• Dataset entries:
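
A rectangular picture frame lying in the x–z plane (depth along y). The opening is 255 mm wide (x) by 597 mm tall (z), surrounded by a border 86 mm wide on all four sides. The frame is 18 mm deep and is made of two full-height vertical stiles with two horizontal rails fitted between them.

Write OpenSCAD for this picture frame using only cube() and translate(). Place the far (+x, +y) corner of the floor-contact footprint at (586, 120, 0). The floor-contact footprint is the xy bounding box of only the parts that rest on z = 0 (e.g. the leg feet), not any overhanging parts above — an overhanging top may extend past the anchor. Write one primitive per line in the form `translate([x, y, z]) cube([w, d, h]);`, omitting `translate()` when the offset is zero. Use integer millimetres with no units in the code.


translate([159, 102, 0]) cube([86, 18, 769]);
translate([500, 102, 0]) cube([86, 18, 769]);
translate([245, 102, 0]) cube([255, 18, 86]);
translate([245, 102, 683]) cube([255, 18, 86]);


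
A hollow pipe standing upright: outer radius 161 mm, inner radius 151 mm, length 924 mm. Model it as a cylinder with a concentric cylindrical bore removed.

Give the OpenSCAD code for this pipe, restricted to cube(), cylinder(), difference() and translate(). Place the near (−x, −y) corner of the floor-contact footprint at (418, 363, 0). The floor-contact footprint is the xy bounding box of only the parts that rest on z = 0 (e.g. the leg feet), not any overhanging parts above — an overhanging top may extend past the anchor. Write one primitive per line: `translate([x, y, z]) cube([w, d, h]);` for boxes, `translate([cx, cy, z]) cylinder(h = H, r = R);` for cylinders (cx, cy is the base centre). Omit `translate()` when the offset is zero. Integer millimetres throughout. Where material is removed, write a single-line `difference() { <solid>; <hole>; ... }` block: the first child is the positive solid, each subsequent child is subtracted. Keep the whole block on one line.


difference() { translate([579, 524, 0]) cylinder(h = 924, r = 161); translate([579, 524, 0]) cylinder(h = 924, r = 151); }


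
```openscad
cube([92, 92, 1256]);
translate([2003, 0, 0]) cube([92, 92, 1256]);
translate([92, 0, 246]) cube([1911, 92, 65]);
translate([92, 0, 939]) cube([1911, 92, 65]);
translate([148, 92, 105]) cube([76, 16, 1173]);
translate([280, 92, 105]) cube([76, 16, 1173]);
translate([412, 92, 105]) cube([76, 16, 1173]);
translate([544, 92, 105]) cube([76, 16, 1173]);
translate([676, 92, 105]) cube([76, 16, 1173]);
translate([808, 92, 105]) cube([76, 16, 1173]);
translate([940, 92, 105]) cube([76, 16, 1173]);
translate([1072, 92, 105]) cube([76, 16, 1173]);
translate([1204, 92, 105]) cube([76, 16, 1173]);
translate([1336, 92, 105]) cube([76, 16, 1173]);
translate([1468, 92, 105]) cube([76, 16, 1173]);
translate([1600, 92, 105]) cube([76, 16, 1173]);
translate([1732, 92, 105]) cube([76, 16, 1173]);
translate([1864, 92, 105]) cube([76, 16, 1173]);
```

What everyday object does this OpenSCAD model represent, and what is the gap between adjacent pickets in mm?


A fence section. The picket gap is 56 mm.

Two posts, two rails, 14 pickets — a fence section. Span 1911 mm holds 14 pickets of 76 mm with 15 equal gaps: ⌊(1911 − 14·76) / 15⌋ = 56 mm.


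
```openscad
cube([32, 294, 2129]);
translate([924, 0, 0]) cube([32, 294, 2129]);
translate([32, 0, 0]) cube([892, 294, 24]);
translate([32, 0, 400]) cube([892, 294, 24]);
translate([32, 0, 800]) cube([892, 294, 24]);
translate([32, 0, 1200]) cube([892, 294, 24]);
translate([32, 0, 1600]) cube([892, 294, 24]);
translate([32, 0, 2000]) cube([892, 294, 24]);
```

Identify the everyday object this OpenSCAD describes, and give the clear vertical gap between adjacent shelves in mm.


A bookshelf. The clear shelf gap is 376 mm.

Two tall side panels with 6 horizontal boards between them — a bookshelf. The first two shelf undersides are at z = 0 and z = 400; with shelf thickness 24, the clear gap is 400 − 0 − 24 = 376 mm.


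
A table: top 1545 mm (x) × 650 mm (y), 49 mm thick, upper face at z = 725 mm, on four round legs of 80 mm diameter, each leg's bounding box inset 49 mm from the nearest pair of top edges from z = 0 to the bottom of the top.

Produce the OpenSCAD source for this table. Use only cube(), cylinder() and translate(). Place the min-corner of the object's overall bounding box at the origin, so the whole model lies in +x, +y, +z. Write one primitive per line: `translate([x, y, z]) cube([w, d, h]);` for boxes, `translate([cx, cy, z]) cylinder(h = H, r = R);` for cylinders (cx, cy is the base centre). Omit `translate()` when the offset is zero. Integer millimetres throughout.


// leg_h = 725 - 49 = 676
translate([0, 0, 676]) cube([1545, 650, 49]);
translate([89, 89, 0]) cylinder(h = 676, r = 40);
translate([1456, 89, 0]) cylinder(h = 676, r = 40);
translate([89, 561, 0]) cylinder(h = 676, r = 40);
translate([1456, 561, 0]) cylinder(h = 676, r = 40);


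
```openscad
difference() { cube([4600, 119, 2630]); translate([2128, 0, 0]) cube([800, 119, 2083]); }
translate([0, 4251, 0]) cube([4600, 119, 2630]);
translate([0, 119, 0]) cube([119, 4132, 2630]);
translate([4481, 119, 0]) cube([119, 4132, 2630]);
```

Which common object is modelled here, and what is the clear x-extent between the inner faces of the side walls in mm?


A single room. The interior width is 4362 mm.

Four walls enclosing a rectangle with a door in the front wall — a room. Outside width 4600 minus two 119 mm walls gives 4362 mm.


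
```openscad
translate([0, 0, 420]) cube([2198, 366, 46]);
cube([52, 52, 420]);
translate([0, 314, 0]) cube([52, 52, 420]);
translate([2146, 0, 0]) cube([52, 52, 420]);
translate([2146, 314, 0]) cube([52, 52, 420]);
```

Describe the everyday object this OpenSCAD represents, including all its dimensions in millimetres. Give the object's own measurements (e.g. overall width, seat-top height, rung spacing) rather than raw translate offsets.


A bench: a 2198×366 mm seat slab, 46 mm thick, top at z = 466 mm, on four 52×52 mm square legs flush with the seat corners and standing on z = 0.


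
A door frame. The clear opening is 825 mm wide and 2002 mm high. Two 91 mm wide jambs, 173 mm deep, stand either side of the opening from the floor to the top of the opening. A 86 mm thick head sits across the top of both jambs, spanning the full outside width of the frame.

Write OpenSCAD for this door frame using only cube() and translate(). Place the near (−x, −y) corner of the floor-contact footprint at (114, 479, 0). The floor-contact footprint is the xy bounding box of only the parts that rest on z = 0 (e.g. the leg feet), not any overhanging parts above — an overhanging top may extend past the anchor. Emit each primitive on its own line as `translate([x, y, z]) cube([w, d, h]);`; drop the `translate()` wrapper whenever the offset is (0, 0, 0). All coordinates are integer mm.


translate([114, 479, 0]) cube([91, 173, 2002]);
translate([1030, 479, 0]) cube([91, 173, 2002]);
translate([114, 479, 2002]) cube([1007, 173, 86]);


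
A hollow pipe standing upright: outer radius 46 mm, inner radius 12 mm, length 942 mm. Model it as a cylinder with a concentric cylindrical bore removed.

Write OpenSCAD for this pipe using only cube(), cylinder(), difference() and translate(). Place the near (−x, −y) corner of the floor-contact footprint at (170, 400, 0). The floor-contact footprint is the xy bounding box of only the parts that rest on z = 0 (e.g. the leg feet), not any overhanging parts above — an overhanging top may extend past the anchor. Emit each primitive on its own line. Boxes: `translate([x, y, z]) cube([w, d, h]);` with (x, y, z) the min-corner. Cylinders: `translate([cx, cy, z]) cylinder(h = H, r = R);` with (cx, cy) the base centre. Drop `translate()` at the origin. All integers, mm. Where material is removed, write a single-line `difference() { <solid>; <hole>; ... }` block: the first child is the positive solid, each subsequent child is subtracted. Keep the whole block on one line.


difference() { translate([216, 446, 0]) cylinder(h = 942, r = 46); translate([216, 446, 0]) cylinder(h = 942, r = 12); }


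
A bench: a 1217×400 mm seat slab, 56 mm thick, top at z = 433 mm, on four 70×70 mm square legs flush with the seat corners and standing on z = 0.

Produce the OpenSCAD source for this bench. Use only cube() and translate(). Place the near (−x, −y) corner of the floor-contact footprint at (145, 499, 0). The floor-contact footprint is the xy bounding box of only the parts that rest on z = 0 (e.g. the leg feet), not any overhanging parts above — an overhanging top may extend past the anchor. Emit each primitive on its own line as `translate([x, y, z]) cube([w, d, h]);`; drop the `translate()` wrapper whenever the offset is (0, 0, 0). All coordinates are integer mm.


translate([145, 499, 377]) cube([1217, 400, 56]);
translate([145, 499, 0]) cube([70, 70, 377]);
translate([145, 829, 0]) cube([70, 70, 377]);
translate([1292, 499, 0]) cube([70, 70, 377]);
translate([1292, 829, 0]) cube([70, 70, 377]);


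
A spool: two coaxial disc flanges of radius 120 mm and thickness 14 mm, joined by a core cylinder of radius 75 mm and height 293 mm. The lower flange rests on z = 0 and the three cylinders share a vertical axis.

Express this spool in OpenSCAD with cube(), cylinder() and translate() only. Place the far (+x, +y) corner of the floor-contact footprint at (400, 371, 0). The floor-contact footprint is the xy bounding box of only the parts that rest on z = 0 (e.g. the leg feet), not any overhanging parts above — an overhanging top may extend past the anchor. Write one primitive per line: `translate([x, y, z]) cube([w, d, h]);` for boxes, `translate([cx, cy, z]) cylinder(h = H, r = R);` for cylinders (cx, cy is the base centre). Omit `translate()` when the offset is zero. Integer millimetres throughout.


translate([280, 251, 0]) cylinder(h = 14, r = 120);
translate([280, 251, 14]) cylinder(h = 293, r = 75);
translate([280, 251, 307]) cylinder(h = 14, r = 120);


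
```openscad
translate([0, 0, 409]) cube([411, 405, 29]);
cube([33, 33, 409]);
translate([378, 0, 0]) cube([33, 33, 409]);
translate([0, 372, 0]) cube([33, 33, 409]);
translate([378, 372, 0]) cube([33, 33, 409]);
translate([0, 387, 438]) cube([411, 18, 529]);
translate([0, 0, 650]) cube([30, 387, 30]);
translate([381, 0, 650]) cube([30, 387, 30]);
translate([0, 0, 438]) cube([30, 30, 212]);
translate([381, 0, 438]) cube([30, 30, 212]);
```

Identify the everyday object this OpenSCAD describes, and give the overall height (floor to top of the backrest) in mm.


A chair. The overall height is 967 mm.

A slab on four corner posts with a tall panel at the back — a chair. The seat slab sits at z = 409 with thickness 29, and the 529 mm backrest starts at the seat top, so the overall height is 409 + 29 + 529 = 967 mm.


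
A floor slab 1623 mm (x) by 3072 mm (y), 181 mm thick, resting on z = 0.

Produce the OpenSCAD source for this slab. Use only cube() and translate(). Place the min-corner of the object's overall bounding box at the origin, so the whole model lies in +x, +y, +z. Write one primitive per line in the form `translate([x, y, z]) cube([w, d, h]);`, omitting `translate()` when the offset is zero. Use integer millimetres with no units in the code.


cube([1623, 3072, 181]);


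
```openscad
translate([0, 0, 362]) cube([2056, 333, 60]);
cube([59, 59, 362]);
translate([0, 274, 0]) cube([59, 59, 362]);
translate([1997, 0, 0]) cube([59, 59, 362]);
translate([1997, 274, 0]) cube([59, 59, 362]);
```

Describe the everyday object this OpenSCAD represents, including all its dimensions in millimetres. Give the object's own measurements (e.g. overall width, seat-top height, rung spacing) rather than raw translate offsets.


A long wooden bench with a 2056 mm (x) × 333 mm (y) seat, 60 mm thick, its top surface 422 mm above the floor. Four 59 mm square legs at the seat corners, flush with the edges, run from z = 0 to the seat underside.


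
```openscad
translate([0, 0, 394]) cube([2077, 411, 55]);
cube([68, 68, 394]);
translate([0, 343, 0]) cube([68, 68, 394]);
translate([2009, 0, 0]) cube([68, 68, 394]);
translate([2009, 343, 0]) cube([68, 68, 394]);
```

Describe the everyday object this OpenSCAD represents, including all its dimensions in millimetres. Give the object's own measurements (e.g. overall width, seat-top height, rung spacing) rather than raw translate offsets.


A bench: a 2077×411 mm seat slab, 55 mm thick, top at z = 449 mm, on four 68×68 mm square legs flush with the seat corners and standing on z = 0.


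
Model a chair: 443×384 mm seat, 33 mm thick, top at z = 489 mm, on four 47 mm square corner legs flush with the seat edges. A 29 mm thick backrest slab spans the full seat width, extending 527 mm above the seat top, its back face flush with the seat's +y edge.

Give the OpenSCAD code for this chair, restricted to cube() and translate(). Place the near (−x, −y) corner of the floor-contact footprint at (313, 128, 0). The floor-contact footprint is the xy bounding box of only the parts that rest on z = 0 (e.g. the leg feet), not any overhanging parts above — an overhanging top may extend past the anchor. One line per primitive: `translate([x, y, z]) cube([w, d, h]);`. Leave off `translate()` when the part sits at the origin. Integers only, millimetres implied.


// leg_h = 489 - 33 = 456
translate([313, 128, 456]) cube([443, 384, 33]);
translate([313, 128, 0]) cube([47, 47, 456]);
translate([709, 128, 0]) cube([47, 47, 456]);
translate([313, 465, 0]) cube([47, 47, 456]);
translate([709, 465, 0]) cube([47, 47, 456]);
translate([313, 483, 489]) cube([443, 29, 527]);


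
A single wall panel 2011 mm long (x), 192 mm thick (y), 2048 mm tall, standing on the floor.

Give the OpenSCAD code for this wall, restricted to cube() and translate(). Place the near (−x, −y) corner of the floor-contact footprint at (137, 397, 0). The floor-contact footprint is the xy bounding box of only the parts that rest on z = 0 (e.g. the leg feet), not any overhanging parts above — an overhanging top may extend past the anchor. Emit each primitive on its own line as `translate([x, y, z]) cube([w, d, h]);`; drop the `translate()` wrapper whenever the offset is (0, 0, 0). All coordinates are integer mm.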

• WHAT TO WORK ON: Go over the records above and tally the lines with the word "length" in them. Give the number alone.

• TASK RESULT: 2